----- LISTED ENTRIES
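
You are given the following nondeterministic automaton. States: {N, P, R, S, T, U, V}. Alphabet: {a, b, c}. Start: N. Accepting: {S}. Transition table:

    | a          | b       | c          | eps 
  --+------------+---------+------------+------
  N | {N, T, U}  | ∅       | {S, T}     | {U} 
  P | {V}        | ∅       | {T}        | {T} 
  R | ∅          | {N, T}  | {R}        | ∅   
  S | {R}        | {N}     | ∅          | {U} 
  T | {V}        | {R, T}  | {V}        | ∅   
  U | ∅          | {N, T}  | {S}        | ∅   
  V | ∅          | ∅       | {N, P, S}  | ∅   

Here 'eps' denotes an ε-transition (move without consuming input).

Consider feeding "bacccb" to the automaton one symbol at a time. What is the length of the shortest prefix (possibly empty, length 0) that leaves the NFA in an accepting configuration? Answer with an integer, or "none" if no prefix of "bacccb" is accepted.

Start: ε-closure({N}) = {N, U}.
Read 'b': N→∅, U→{N, T}; union {N, T}; ε-closure = {N, T, U}.
Read 'a': N→{N, T, U}, T→{V}, U→∅; now {N, T, U, V}.
Read 'c': N→{S, T}, T→{V}, U→{S}, V→{N, P, S}; union {N, P, S, T, V}; ε-closure = {N, P, S, T, U, V}.
None of the earlier sets intersect F, but {N, P, S, T, U, V} does.

3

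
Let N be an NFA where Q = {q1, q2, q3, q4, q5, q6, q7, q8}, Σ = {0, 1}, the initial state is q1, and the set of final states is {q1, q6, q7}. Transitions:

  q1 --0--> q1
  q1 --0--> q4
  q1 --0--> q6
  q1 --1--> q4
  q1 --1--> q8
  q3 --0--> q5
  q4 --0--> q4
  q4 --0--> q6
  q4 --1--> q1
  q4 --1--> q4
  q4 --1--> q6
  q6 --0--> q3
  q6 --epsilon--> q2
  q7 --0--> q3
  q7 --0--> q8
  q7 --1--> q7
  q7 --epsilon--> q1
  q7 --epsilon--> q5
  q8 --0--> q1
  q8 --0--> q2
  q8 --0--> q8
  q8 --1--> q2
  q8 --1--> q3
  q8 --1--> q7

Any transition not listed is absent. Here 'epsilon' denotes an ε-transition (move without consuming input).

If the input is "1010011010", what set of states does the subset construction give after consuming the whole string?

{q1, q2, q3, q4, q5, q6, q8}

Start in {q1}.
Read '1': q1→{q4, q8}; now {q4, q8}.
Read '0': q4→{q4, q6}, q8→{q1, q2, q8}; now {q1, q2, q4, q6, q8}.
Read '1': q1→{q4, q8}, q2→∅, q4→{q1, q4, q6}, q6→∅, q8→{q2, q3, q7}; union {q1, q2, q3, q4, q6, q7, q8}; ε-closure = {q1, q2, q3, q4, q5, q6, q7, q8}.
Read '0': q1→{q1, q4, q6}, q2→∅, q3→{q5}, q4→{q4, q6}, q5→∅, q6→{q3}, q7→{q3, q8}, q8→{q1, q2, q8}; now {q1, q2, q3, q4, q5, q6, q8}.
Read '0': q1→{q1, q4, q6}, q2→∅, q3→{q5}, q4→{q4, q6}, q5→∅, q6→{q3}, q8→{q1, q2, q8}; now {q1, q2, q3, q4, q5, q6, q8}.
Read '1': q1→{q4, q8}, q2→∅, q3→∅, q4→{q1, q4, q6}, q5→∅, q6→∅, q8→{q2, q3, q7}; union {q1, q2, q3, q4, q6, q7, q8}; ε-closure = {q1, q2, q3, q4, q5, q6, q7, q8}.
Read '1': q1→{q4, q8}, q2→∅, q3→∅, q4→{q1, q4, q6}, q5→∅, q6→∅, q7→{q7}, q8→{q2, q3, q7}; union {q1, q2, q3, q4, q6, q7, q8}; ε-closure = {q1, q2, q3, q4, q5, q6, q7, q8}.
Read '0': q1→{q1, q4, q6}, q2→∅, q3→{q5}, q4→{q4, q6}, q5→∅, q6→{q3}, q7→{q3, q8}, q8→{q1, q2, q8}; now {q1, q2, q3, q4, q5, q6, q8}.
Read '1': q1→{q4, q8}, q2→∅, q3→∅, q4→{q1, q4, q6}, q5→∅, q6→∅, q8→{q2, q3, q7}; union {q1, q2, q3, q4, q6, q7, q8}; ε-closure = {q1, q2, q3, q4, q5, q6, q7, q8}.
Read '0': q1→{q1, q4, q6}, q2→∅, q3→{q5}, q4→{q4, q6}, q5→∅, q6→{q3}, q7→{q3, q8}, q8→{q1, q2, q8}; now {q1, q2, q3, q4, q5, q6, q8}.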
----------
◆ **TASK REQUIREMENTS**:
The listing above needs to be retyped. Reproduce every line exactly.

◆ **COMPLETED TASK**:
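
You are given the following nondeterministic automaton. States: {N, P, R, S, T, U, V}. Alphabet: {a, b, c}. Start: N. Accepting: {S}. Transition table:

    | a          | b       | c          | eps 
  --+------------+---------+------------+------
  N | {N, T, U}  | ∅       | {S, T}     | {U} 
  P | {V}        | ∅       | {T}        | {T} 
  R | ∅          | {N, T}  | {R}        | ∅   
  S | {R}        | {N}     | ∅          | {U} 
  T | {V}        | {R, T}  | {V}        | ∅   
  U | ∅          | {N, T}  | {S}        | ∅   
  V | ∅          | ∅       | {N, P, S}  | ∅   

Here 'eps' denotes an ε-transition (move without consuming input).

Consider feeding "bacccb" to the automaton one symbol at a time. What is the length of the shortest prefix (possibly empty, length 0) that leaves the NFA in an accepting configuration? Answer with an integer, or "none" if no prefix of "bacccb" is accepted.

Start: ε-closure({N}) = {N, U}.
Read 'b': N→∅, U→{N, T}; union {N, T}; ε-closure = {N, T, U}.
Read 'a': N→{N, T, U}, T→{V}, U→∅; now {N, T, U, V}.
Read 'c': N→{S, T}, T→{V}, U→{S}, V→{N, P, S}; union {N, P, S, T, V}; ε-closure = {N, P, S, T, U, V}.
None of the earlier sets intersect F, but {N, P, S, T, U, V} does.

3

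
Let N be an NFA where Q = {q1, q2, q3, q4, q5, q6, q7, q8}, Σ = {0, 1}, the initial state is q1, and the set of final states is {q1, q6, q7}. Transitions:

  q1 --0--> q1
  q1 --0--> q4
  q1 --0--> q6
  q1 --1--> q4
  q1 --1--> q8
  q3 --0--> q5
  q4 --0--> q4
  q4 --0--> q6
  q4 --1--> q1
  q4 --1--> q4
  q4 --1--> q6
  q6 --0--> q3
  q6 --epsilon--> q2
  q7 --0--> q3
  q7 --0--> q8
  q7 --1--> q7
  q7 --epsilon--> q1
  q7 --epsilon--> q5
  q8 --0--> q1
  q8 --0--> q2
  q8 --0--> q8
  q8 --1--> q2
  q8 --1--> q3
  q8 --1--> q7

Any transition not listed is absent. Here 'epsilon' denotes an ε-transition (move without consuming input).

If the input is "1010011010", what set of states does the subset construction give after consuming the whole string?

{q1, q2, q3, q4, q5, q6, q8}

Start in {q1}.
Read '1': q1→{q4, q8}; now {q4, q8}.
Read '0': q4→{q4, q6}, q8→{q1, q2, q8}; now {q1, q2, q4, q6, q8}.
Read '1': q1→{q4, q8}, q2→∅, q4→{q1, q4, q6}, q6→∅, q8→{q2, q3, q7}; union {q1, q2, q3, q4, q6, q7, q8}; ε-closure = {q1, q2, q3, q4, q5, q6, q7, q8}.
Read '0': q1→{q1, q4, q6}, q2→∅, q3→{q5}, q4→{q4, q6}, q5→∅, q6→{q3}, q7→{q3, q8}, q8→{q1, q2, q8}; now {q1, q2, q3, q4, q5, q6, q8}.
Read '0': q1→{q1, q4, q6}, q2→∅, q3→{q5}, q4→{q4, q6}, q5→∅, q6→{q3}, q8→{q1, q2, q8}; now {q1, q2, q3, q4, q5, q6, q8}.
Read '1': q1→{q4, q8}, q2→∅, q3→∅, q4→{q1, q4, q6}, q5→∅, q6→∅, q8→{q2, q3, q7}; union {q1, q2, q3, q4, q6, q7, q8}; ε-closure = {q1, q2, q3, q4, q5, q6, q7, q8}.
Read '1': q1→{q4, q8}, q2→∅, q3→∅, q4→{q1, q4, q6}, q5→∅, q6→∅, q7→{q7}, q8→{q2, q3, q7}; union {q1, q2, q3, q4, q6, q7, q8}; ε-closure = {q1, q2, q3, q4, q5, q6, q7, q8}.
Read '0': q1→{q1, q4, q6}, q2→∅, q3→{q5}, q4→{q4, q6}, q5→∅, q6→{q3}, q7→{q3, q8}, q8→{q1, q2, q8}; now {q1, q2, q3, q4, q5, q6, q8}.
Read '1': q1→{q4, q8}, q2→∅, q3→∅, q4→{q1, q4, q6}, q5→∅, q6→∅, q8→{q2, q3, q7}; union {q1, q2, q3, q4, q6, q7, q8}; ε-closure = {q1, q2, q3, q4, q5, q6, q7, q8}.
Read '0': q1→{q1, q4, q6}, q2→∅, q3→{q5}, q4→{q4, q6}, q5→∅, q6→{q3}, q7→{q3, q8}, q8→{q1, q2, q8}; now {q1, q2, q3, q4, q5, q6, q8}.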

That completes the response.